REQUIREMENT:
Across all the entries below, count each line that holds "Beginning" and report the figure only.

WORKING DATA:

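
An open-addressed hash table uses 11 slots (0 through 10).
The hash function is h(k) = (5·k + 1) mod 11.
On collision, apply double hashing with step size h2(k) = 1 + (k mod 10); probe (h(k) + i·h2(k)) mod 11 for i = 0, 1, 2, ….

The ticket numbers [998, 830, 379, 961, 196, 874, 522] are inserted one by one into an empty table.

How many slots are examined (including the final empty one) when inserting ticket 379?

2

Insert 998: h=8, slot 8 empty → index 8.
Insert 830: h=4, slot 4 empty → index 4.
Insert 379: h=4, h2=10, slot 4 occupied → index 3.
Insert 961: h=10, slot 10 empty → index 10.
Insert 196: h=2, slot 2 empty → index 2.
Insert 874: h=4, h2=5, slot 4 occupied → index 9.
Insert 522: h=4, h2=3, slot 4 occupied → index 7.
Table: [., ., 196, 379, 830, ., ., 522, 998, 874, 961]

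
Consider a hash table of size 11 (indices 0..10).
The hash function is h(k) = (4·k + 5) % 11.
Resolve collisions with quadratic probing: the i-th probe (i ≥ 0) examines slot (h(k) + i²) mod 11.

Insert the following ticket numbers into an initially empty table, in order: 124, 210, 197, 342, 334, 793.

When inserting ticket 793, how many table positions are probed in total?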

==

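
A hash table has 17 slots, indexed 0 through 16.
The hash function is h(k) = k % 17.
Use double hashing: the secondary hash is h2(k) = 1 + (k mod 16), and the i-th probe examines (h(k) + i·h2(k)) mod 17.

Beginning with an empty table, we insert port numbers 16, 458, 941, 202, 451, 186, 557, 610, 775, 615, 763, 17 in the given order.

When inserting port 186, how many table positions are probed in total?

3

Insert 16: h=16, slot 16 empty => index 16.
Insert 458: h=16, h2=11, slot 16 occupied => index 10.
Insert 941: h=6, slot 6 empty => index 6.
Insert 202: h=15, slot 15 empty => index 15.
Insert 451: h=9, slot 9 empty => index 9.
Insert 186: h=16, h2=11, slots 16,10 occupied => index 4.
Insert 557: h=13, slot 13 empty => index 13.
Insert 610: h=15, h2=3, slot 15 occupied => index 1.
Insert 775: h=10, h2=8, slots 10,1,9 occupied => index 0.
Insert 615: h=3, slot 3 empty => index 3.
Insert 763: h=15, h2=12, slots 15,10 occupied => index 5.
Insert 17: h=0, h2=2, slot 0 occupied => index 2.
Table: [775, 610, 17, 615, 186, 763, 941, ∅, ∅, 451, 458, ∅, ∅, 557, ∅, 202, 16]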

--

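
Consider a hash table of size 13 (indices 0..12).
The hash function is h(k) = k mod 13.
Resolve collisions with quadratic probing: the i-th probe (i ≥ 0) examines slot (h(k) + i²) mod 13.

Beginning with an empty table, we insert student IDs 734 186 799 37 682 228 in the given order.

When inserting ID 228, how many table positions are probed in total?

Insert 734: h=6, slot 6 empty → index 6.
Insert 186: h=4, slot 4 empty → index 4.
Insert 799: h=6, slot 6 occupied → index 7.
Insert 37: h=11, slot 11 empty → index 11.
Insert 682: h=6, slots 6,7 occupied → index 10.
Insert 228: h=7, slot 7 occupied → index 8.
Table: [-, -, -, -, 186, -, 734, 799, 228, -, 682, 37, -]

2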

WRITTEN ANSWER:
2